* **TRY IT**
Set down all of the data that follows, keeping every character.

* **DATA RECORDS**
== Segment start ==

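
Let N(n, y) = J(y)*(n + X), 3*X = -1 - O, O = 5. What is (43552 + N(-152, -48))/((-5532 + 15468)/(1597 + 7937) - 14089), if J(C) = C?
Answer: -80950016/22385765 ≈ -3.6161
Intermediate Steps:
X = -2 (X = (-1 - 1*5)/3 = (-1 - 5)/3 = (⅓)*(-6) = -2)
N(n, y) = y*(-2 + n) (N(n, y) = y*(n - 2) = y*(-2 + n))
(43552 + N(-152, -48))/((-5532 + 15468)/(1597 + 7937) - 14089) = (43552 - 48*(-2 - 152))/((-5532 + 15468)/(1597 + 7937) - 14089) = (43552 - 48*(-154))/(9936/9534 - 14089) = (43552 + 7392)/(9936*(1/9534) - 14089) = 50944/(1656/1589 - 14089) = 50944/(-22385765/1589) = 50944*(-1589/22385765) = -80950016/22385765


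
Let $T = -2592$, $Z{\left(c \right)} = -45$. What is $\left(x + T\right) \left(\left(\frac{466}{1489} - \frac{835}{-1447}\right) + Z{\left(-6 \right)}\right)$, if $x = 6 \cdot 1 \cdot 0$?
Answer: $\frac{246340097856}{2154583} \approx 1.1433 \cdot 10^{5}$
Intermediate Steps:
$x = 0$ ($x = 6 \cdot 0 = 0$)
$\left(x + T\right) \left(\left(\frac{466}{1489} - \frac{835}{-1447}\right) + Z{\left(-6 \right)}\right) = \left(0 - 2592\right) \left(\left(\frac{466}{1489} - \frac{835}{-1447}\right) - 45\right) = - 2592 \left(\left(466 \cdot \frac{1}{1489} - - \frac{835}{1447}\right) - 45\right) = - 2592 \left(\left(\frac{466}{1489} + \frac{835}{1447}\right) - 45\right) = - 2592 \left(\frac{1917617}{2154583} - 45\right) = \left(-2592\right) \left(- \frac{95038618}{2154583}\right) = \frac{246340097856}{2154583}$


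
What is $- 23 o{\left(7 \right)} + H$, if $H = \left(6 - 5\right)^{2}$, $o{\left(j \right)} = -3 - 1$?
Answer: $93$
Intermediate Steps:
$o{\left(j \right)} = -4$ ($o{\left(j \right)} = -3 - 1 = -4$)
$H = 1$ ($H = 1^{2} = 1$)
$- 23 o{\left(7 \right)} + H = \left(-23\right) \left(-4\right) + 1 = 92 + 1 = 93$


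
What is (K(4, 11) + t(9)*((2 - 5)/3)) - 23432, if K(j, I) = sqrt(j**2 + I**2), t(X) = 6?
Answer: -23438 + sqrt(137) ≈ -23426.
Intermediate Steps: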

== Segment end ==

* **EXERCISE ANSWER**
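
Let N(n, y) = J(y)*(n + X), 3*X = -1 - O, O = 5. What is (43552 + N(-152, -48))/((-5532 + 15468)/(1597 + 7937) - 14089), if J(C) = C?
Answer: -80950016/22385765 ≈ -3.6161
Intermediate Steps:
X = -2 (X = (-1 - 1*5)/3 = (-1 - 5)/3 = (⅓)*(-6) = -2)
N(n, y) = y*(-2 + n) (N(n, y) = y*(n - 2) = y*(-2 + n))
(43552 + N(-152, -48))/((-5532 + 15468)/(1597 + 7937) - 14089) = (43552 - 48*(-2 - 152))/((-5532 + 15468)/(1597 + 7937) - 14089) = (43552 - 48*(-154))/(9936/9534 - 14089) = (43552 + 7392)/(9936*(1/9534) - 14089) = 50944/(1656/1589 - 14089) = 50944/(-22385765/1589) = 50944*(-1589/22385765) = -80950016/22385765


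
Let $T = -2592$, $Z{\left(c \right)} = -45$. What is $\left(x + T\right) \left(\left(\frac{466}{1489} - \frac{835}{-1447}\right) + Z{\left(-6 \right)}\right)$, if $x = 6 \cdot 1 \cdot 0$?
Answer: $\frac{246340097856}{2154583} \approx 1.1433 \cdot 10^{5}$
Intermediate Steps:
$x = 0$ ($x = 6 \cdot 0 = 0$)
$\left(x + T\right) \left(\left(\frac{466}{1489} - \frac{835}{-1447}\right) + Z{\left(-6 \right)}\right) = \left(0 - 2592\right) \left(\left(\frac{466}{1489} - \frac{835}{-1447}\right) - 45\right) = - 2592 \left(\left(466 \cdot \frac{1}{1489} - - \frac{835}{1447}\right) - 45\right) = - 2592 \left(\left(\frac{466}{1489} + \frac{835}{1447}\right) - 45\right) = - 2592 \left(\frac{1917617}{2154583} - 45\right) = \left(-2592\right) \left(- \frac{95038618}{2154583}\right) = \frac{246340097856}{2154583}$


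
What is $- 23 o{\left(7 \right)} + H$, if $H = \left(6 - 5\right)^{2}$, $o{\left(j \right)} = -3 - 1$?
Answer: $93$
Intermediate Steps:
$o{\left(j \right)} = -4$ ($o{\left(j \right)} = -3 - 1 = -4$)
$H = 1$ ($H = 1^{2} = 1$)
$- 23 o{\left(7 \right)} + H = \left(-23\right) \left(-4\right) + 1 = 92 + 1 = 93$


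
What is (K(4, 11) + t(9)*((2 - 5)/3)) - 23432, if K(j, I) = sqrt(j**2 + I**2), t(X) = 6?
Answer: -23438 + sqrt(137) ≈ -23426.
Intermediate Steps: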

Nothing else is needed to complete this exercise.